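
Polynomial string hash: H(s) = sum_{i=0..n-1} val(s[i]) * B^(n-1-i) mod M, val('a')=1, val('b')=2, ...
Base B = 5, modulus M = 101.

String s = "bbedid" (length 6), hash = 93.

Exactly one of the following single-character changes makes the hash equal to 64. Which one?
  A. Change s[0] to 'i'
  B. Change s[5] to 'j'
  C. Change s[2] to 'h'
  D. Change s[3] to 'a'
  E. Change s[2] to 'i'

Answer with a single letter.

Answer: C

Derivation:
Option A: s[0]='b'->'i', delta=(9-2)*5^5 mod 101 = 59, hash=93+59 mod 101 = 51
Option B: s[5]='d'->'j', delta=(10-4)*5^0 mod 101 = 6, hash=93+6 mod 101 = 99
Option C: s[2]='e'->'h', delta=(8-5)*5^3 mod 101 = 72, hash=93+72 mod 101 = 64 <-- target
Option D: s[3]='d'->'a', delta=(1-4)*5^2 mod 101 = 26, hash=93+26 mod 101 = 18
Option E: s[2]='e'->'i', delta=(9-5)*5^3 mod 101 = 96, hash=93+96 mod 101 = 88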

------------

DESCRIPTION OF THE TASK → Every line from the one with "6), hash = 93." through the last line of the records above should be returned exactly, please, and no others.

ANSWER SECTION →
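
String s = "bbedid" (length 6), hash = 93.

Exactly one of the following single-character changes makes the hash equal to 64. Which one?
  A. Change s[0] to 'i'
  B. Change s[5] to 'j'
  C. Change s[2] to 'h'
  D. Change s[3] to 'a'
  E. Change s[2] to 'i'

Answer with a single letter.

Answer: C

Derivation:
Option A: s[0]='b'->'i', delta=(9-2)*5^5 mod 101 = 59, hash=93+59 mod 101 = 51
Option B: s[5]='d'->'j', delta=(10-4)*5^0 mod 101 = 6, hash=93+6 mod 101 = 99
Option C: s[2]='e'->'h', delta=(8-5)*5^3 mod 101 = 72, hash=93+72 mod 101 = 64 <-- target
Option D: s[3]='d'->'a', delta=(1-4)*5^2 mod 101 = 26, hash=93+26 mod 101 = 18
Option E: s[2]='e'->'i', delta=(9-5)*5^3 mod 101 = 96, hash=93+96 mod 101 = 88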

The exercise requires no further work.